INSTRUCTIONS TO FOLLOW: Line by line, set down the records exactly as they appear below.

::: SOURCE INFORMATION :::

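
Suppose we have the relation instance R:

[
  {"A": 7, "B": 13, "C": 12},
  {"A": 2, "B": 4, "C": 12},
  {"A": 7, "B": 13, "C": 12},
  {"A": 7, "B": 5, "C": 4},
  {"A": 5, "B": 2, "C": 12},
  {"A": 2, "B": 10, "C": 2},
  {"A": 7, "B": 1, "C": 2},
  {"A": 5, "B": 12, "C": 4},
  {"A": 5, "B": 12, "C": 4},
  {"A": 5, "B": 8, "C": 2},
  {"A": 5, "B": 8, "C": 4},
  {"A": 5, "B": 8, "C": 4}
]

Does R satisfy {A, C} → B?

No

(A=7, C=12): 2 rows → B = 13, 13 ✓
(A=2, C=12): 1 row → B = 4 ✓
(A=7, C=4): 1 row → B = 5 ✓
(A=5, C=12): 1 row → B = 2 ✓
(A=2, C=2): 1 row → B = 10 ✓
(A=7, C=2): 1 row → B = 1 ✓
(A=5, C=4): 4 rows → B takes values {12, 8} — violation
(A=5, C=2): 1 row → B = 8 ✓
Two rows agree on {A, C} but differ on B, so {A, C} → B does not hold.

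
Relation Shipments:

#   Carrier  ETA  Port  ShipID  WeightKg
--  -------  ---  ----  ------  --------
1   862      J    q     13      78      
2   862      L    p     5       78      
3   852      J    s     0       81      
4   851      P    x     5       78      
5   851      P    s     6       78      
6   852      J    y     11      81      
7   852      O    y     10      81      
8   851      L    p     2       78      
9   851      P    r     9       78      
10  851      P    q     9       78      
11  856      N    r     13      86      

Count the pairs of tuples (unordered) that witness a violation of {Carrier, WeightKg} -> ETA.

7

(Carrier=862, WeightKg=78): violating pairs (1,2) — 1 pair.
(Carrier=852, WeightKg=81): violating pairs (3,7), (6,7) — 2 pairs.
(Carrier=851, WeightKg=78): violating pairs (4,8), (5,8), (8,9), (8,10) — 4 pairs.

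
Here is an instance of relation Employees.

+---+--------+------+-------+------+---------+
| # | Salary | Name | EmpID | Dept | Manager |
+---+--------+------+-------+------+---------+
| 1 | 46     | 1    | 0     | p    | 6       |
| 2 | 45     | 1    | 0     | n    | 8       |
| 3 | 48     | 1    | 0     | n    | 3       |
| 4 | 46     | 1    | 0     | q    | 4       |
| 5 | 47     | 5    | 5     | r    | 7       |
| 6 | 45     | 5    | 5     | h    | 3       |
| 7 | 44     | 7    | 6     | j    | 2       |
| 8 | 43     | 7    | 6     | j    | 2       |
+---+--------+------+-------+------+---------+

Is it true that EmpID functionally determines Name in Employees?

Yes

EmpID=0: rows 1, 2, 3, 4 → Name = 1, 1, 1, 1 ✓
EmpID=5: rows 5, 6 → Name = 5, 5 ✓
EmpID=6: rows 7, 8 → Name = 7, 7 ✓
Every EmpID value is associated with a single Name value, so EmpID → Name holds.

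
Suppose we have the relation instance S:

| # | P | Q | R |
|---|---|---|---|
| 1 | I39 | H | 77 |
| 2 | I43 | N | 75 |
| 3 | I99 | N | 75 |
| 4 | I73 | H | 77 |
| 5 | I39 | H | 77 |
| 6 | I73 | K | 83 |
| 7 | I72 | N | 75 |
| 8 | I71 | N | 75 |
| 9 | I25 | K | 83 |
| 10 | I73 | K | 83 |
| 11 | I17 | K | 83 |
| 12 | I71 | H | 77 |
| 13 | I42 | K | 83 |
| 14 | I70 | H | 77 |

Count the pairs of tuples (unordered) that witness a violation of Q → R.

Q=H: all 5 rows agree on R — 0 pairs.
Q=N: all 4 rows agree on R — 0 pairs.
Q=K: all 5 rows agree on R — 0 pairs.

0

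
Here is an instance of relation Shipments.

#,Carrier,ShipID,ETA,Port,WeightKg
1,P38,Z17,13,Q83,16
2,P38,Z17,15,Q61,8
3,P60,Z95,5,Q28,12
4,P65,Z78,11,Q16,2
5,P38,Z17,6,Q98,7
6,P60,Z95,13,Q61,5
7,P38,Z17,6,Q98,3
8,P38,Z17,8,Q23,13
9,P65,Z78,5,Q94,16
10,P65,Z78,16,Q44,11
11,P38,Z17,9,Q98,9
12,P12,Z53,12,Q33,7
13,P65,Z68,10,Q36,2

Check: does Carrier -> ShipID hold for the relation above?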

:::

TASK RESULT:
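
Suppose we have the relation instance R:

[
  {"A": 7, "B": 13, "C": 12},
  {"A": 2, "B": 4, "C": 12},
  {"A": 7, "B": 13, "C": 12},
  {"A": 7, "B": 5, "C": 4},
  {"A": 5, "B": 2, "C": 12},
  {"A": 2, "B": 10, "C": 2},
  {"A": 7, "B": 1, "C": 2},
  {"A": 5, "B": 12, "C": 4},
  {"A": 5, "B": 12, "C": 4},
  {"A": 5, "B": 8, "C": 2},
  {"A": 5, "B": 8, "C": 4},
  {"A": 5, "B": 8, "C": 4}
]

Does R satisfy {A, C} → B?

No

(A=7, C=12): 2 rows → B = 13, 13 ✓
(A=2, C=12): 1 row → B = 4 ✓
(A=7, C=4): 1 row → B = 5 ✓
(A=5, C=12): 1 row → B = 2 ✓
(A=2, C=2): 1 row → B = 10 ✓
(A=7, C=2): 1 row → B = 1 ✓
(A=5, C=4): 4 rows → B takes values {12, 8} — violation
(A=5, C=2): 1 row → B = 8 ✓
Two rows agree on {A, C} but differ on B, so {A, C} → B does not hold.

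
Relation Shipments:

#   Carrier  ETA  Port  ShipID  WeightKg
--  -------  ---  ----  ------  --------
1   862      J    q     13      78      
2   862      L    p     5       78      
3   852      J    s     0       81      
4   851      P    x     5       78      
5   851      P    s     6       78      
6   852      J    y     11      81      
7   852      O    y     10      81      
8   851      L    p     2       78      
9   851      P    r     9       78      
10  851      P    q     9       78      
11  856      N    r     13      86      

Count the pairs of tuples (unordered) that witness a violation of {Carrier, WeightKg} -> ETA.

7

(Carrier=862, WeightKg=78): violating pairs (1,2) — 1 pair.
(Carrier=852, WeightKg=81): violating pairs (3,7), (6,7) — 2 pairs.
(Carrier=851, WeightKg=78): violating pairs (4,8), (5,8), (8,9), (8,10) — 4 pairs.

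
Here is an instance of relation Employees.

+---+--------+------+-------+------+---------+
| # | Salary | Name | EmpID | Dept | Manager |
+---+--------+------+-------+------+---------+
| 1 | 46     | 1    | 0     | p    | 6       |
| 2 | 45     | 1    | 0     | n    | 8       |
| 3 | 48     | 1    | 0     | n    | 3       |
| 4 | 46     | 1    | 0     | q    | 4       |
| 5 | 47     | 5    | 5     | r    | 7       |
| 6 | 45     | 5    | 5     | h    | 3       |
| 7 | 44     | 7    | 6     | j    | 2       |
| 8 | 43     | 7    | 6     | j    | 2       |
+---+--------+------+-------+------+---------+

Is it true that EmpID functionally determines Name in Employees?

Yes

EmpID=0: rows 1, 2, 3, 4 → Name = 1, 1, 1, 1 ✓
EmpID=5: rows 5, 6 → Name = 5, 5 ✓
EmpID=6: rows 7, 8 → Name = 7, 7 ✓
Every EmpID value is associated with a single Name value, so EmpID → Name holds.

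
Suppose we have the relation instance S:

| # | P | Q | R |
|---|---|---|---|
| 1 | I39 | H | 77 |
| 2 | I43 | N | 75 |
| 3 | I99 | N | 75 |
| 4 | I73 | H | 77 |
| 5 | I39 | H | 77 |
| 6 | I73 | K | 83 |
| 7 | I72 | N | 75 |
| 8 | I71 | N | 75 |
| 9 | I25 | K | 83 |
| 10 | I73 | K | 83 |
| 11 | I17 | K | 83 |
| 12 | I71 | H | 77 |
| 13 | I42 | K | 83 |
| 14 | I70 | H | 77 |

Count the pairs of tuples (unordered) that witness a violation of Q → R.

Q=H: all 5 rows agree on R — 0 pairs.
Q=N: all 4 rows agree on R — 0 pairs.
Q=K: all 5 rows agree on R — 0 pairs.

0

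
Here is an instance of relation Shipments.

#,Carrier,ShipID,ETA,Port,WeightKg
1,P38,Z17,13,Q83,16
2,P38,Z17,15,Q61,8
3,P60,Z95,5,Q28,12
4,P65,Z78,11,Q16,2
5,P38,Z17,6,Q98,7
6,P60,Z95,13,Q61,5
7,P38,Z17,6,Q98,3
8,P38,Z17,8,Q23,13
9,P65,Z78,5,Q94,16
10,P65,Z78,16,Q44,11
11,P38,Z17,9,Q98,9
12,P12,Z53,12,Q33,7
13,P65,Z68,10,Q36,2

Check: does Carrier -> ShipID hold for the relation above?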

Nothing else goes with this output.